[Saved entries]
● ● ●
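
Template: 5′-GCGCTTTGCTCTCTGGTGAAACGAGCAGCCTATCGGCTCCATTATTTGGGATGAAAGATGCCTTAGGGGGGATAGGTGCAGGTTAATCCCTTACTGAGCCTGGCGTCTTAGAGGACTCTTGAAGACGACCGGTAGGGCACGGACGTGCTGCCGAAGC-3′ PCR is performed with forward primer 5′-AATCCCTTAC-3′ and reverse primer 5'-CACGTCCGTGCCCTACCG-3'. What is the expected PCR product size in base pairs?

63 bp

Forward primer AATCCCTTAC is found on the top strand at positions 85–94.
Taking the reverse complement of CACGTCCGTGCCCTACCG gives CGGTAGGGCACGGACGTG, found at positions 130–147 on the template; the primer anneals here to the top strand with its 3' end pointing upstream.
Product length = (reverse-primer end) − (forward-primer start) + 1 = 147 − 85 + 1 = 63 bp.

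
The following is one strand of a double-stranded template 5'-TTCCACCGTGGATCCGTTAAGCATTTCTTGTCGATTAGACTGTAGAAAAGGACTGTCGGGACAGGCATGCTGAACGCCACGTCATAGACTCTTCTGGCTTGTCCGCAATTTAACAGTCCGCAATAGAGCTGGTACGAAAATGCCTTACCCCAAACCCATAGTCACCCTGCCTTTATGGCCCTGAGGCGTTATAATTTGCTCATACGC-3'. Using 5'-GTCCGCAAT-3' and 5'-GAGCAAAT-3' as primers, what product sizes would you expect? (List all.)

The forward primer GTCCGCAAT matches the top strand at positions 101–109, 116–124.
The reverse primer's reverse complement is ATTTGCTC, matching at positions 194–201.
Each forward site pairs with the reverse site to give a product ending at position 201: sizes 101, 86 bp.

101 bp, 86 bp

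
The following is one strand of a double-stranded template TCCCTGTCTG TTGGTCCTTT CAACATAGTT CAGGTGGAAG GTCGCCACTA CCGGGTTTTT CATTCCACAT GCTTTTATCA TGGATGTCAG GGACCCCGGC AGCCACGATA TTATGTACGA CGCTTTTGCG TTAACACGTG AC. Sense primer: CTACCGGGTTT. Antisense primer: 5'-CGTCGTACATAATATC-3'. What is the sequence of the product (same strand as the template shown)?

5'-CTACCGGGTTTTTCATTCCACATGCTTTTATCATGGATGTCAGGGACCCCGGCAGCCACGATATTATGTACGACG-3'

Forward primer CTACCGGGTTT is found on the top strand at positions 48–58.
Reverse complement of the reverse primer: GATATTATGTACGACG. This occurs on the top strand at positions 107–122.
The product is the template from position 48 through 122 (75 bp).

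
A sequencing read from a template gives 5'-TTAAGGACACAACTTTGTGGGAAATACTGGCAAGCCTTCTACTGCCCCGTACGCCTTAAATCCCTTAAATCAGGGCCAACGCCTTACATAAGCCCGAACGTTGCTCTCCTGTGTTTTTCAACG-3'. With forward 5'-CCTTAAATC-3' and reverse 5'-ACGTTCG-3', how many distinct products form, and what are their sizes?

Two products: 48 bp, 39 bp

The forward primer CCTTAAATC matches the top strand at positions 54–62, 63–71.
The reverse primer's reverse complement is CGAACGT, matching at positions 95–101.
Each forward site pairs with the reverse site to give a product ending at position 101: sizes 48, 39 bp.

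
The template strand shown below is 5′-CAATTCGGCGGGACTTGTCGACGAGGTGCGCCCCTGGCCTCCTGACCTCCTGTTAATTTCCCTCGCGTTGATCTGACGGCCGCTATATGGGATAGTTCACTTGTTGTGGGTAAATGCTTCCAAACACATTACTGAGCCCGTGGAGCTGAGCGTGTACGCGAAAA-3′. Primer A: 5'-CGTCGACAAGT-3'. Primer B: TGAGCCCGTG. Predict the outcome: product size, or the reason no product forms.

Primer A (CGTCGACAAGT) has reverse complement ACTTGTCGACG, which matches the top strand at positions 13–23; primer A anneals to the top strand there with its 3' end pointing upstream toward position 13.
Primer B (TGAGCCCGTG) matches the top strand directly at positions 133–142; it anneals to the bottom strand with its 3' end pointing downstream toward position 142.
The 3' ends diverge (primer A extends toward position 1, primer B toward position 164), so the primers never converge on a shared product.

No product — the primers' 3' ends point away from each other.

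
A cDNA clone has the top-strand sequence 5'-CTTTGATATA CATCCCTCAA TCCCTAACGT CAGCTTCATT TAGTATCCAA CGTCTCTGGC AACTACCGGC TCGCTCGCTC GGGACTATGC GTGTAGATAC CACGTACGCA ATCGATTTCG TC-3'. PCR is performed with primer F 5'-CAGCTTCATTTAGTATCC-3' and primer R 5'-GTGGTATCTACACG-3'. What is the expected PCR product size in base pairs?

73 bp

The forward primer matches the template at positions 31–48.
The reverse primer's reverse complement is CGTGTAGATACCAC, which matches the template at positions 90–103.
Amplicon spans positions 31–103: 73 bp.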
● ● ●
- TASK TO CARRY OUT
Return every record, word for word.

- RESPONSE AREA
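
Template: 5′-GCGCTTTGCTCTCTGGTGAAACGAGCAGCCTATCGGCTCCATTATTTGGGATGAAAGATGCCTTAGGGGGGATAGGTGCAGGTTAATCCCTTACTGAGCCTGGCGTCTTAGAGGACTCTTGAAGACGACCGGTAGGGCACGGACGTGCTGCCGAAGC-3′ PCR is performed with forward primer 5′-AATCCCTTAC-3′ and reverse primer 5'-CACGTCCGTGCCCTACCG-3'. What is the expected PCR product size in base pairs?

63 bp

Forward primer AATCCCTTAC is found on the top strand at positions 85–94.
Taking the reverse complement of CACGTCCGTGCCCTACCG gives CGGTAGGGCACGGACGTG, found at positions 130–147 on the template; the primer anneals here to the top strand with its 3' end pointing upstream.
Product length = (reverse-primer end) − (forward-primer start) + 1 = 147 − 85 + 1 = 63 bp.

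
The following is one strand of a double-stranded template 5'-TTCCACCGTGGATCCGTTAAGCATTTCTTGTCGATTAGACTGTAGAAAAGGACTGTCGGGACAGGCATGCTGAACGCCACGTCATAGACTCTTCTGGCTTGTCCGCAATTTAACAGTCCGCAATAGAGCTGGTACGAAAATGCCTTACCCCAAACCCATAGTCACCCTGCCTTTATGGCCCTGAGGCGTTATAATTTGCTCATACGC-3'. Using 5'-GTCCGCAAT-3' and 5'-GAGCAAAT-3' as primers, what product sizes would you expect? (List all.)

The forward primer GTCCGCAAT matches the top strand at positions 101–109, 116–124.
The reverse primer's reverse complement is ATTTGCTC, matching at positions 194–201.
Each forward site pairs with the reverse site to give a product ending at position 201: sizes 101, 86 bp.

101 bp, 86 bp

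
The following is one strand of a double-stranded template TCCCTGTCTG TTGGTCCTTT CAACATAGTT CAGGTGGAAG GTCGCCACTA CCGGGTTTTT CATTCCACAT GCTTTTATCA TGGATGTCAG GGACCCCGGC AGCCACGATA TTATGTACGA CGCTTTTGCG TTAACACGTG AC. Sense primer: CTACCGGGTTT. Antisense primer: 5'-CGTCGTACATAATATC-3'. What is the sequence of the product (same strand as the template shown)?

5'-CTACCGGGTTTTTCATTCCACATGCTTTTATCATGGATGTCAGGGACCCCGGCAGCCACGATATTATGTACGACG-3'

Forward primer CTACCGGGTTT is found on the top strand at positions 48–58.
Reverse complement of the reverse primer: GATATTATGTACGACG. This occurs on the top strand at positions 107–122.
The product is the template from position 48 through 122 (75 bp).

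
A sequencing read from a template gives 5'-TTAAGGACACAACTTTGTGGGAAATACTGGCAAGCCTTCTACTGCCCCGTACGCCTTAAATCCCTTAAATCAGGGCCAACGCCTTACATAAGCCCGAACGTTGCTCTCCTGTGTTTTTCAACG-3'. With forward 5'-CCTTAAATC-3' and reverse 5'-ACGTTCG-3', how many distinct products form, and what are their sizes?

Two products: 48 bp, 39 bp

The forward primer CCTTAAATC matches the top strand at positions 54–62, 63–71.
The reverse primer's reverse complement is CGAACGT, matching at positions 95–101.
Each forward site pairs with the reverse site to give a product ending at position 101: sizes 48, 39 bp.

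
The template strand shown below is 5′-CAATTCGGCGGGACTTGTCGACGAGGTGCGCCCCTGGCCTCCTGACCTCCTGTTAATTTCCCTCGCGTTGATCTGACGGCCGCTATATGGGATAGTTCACTTGTTGTGGGTAAATGCTTCCAAACACATTACTGAGCCCGTGGAGCTGAGCGTGTACGCGAAAA-3′. Primer A: 5'-CGTCGACAAGT-3'. Primer B: TGAGCCCGTG. Predict the outcome: product size, or the reason no product forms.

Primer A (CGTCGACAAGT) has reverse complement ACTTGTCGACG, which matches the top strand at positions 13–23; primer A anneals to the top strand there with its 3' end pointing upstream toward position 13.
Primer B (TGAGCCCGTG) matches the top strand directly at positions 133–142; it anneals to the bottom strand with its 3' end pointing downstream toward position 142.
The 3' ends diverge (primer A extends toward position 1, primer B toward position 164), so the primers never converge on a shared product.

No product — the primers' 3' ends point away from each other.

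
A cDNA clone has the top-strand sequence 5'-CTTTGATATA CATCCCTCAA TCCCTAACGT CAGCTTCATT TAGTATCCAA CGTCTCTGGC AACTACCGGC TCGCTCGCTC GGGACTATGC GTGTAGATAC CACGTACGCA ATCGATTTCG TC-3'. PCR is performed with primer F 5'-CAGCTTCATTTAGTATCC-3' and primer R 5'-GTGGTATCTACACG-3'. What is the expected PCR product size in base pairs?

73 bp

The forward primer matches the template at positions 31–48.
The reverse primer's reverse complement is CGTGTAGATACCAC, which matches the template at positions 90–103.
Amplicon spans positions 31–103: 73 bp.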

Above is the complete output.